BEGIN Excerpted records

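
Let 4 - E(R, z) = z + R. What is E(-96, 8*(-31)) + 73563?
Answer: 73911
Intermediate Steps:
E(R, z) = 4 - R - z (E(R, z) = 4 - (z + R) = 4 - (R + z) = 4 + (-R - z) = 4 - R - z)
E(-96, 8*(-31)) + 73563 = (4 - 1*(-96) - 8*(-31)) + 73563 = (4 + 96 - 1*(-248)) + 73563 = (4 + 96 + 248) + 73563 = 348 + 73563 = 73911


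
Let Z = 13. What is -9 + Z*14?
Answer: 173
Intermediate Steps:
-9 + Z*14 = -9 + 13*14 = -9 + 182 = 173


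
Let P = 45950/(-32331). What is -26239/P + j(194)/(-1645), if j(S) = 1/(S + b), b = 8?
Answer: 14094630437183/763436275 ≈ 18462.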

END Excerpted records

**Work instructions**
Copy out the data in full, exactly.

**Response to this exercise**
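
Let 4 - E(R, z) = z + R. What is E(-96, 8*(-31)) + 73563?
Answer: 73911
Intermediate Steps:
E(R, z) = 4 - R - z (E(R, z) = 4 - (z + R) = 4 - (R + z) = 4 + (-R - z) = 4 - R - z)
E(-96, 8*(-31)) + 73563 = (4 - 1*(-96) - 8*(-31)) + 73563 = (4 + 96 - 1*(-248)) + 73563 = (4 + 96 + 248) + 73563 = 348 + 73563 = 73911


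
Let Z = 13. What is -9 + Z*14?
Answer: 173
Intermediate Steps:
-9 + Z*14 = -9 + 13*14 = -9 + 182 = 173


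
Let P = 45950/(-32331). What is -26239/P + j(194)/(-1645), if j(S) = 1/(S + b), b = 8?
Answer: 14094630437183/763436275 ≈ 18462.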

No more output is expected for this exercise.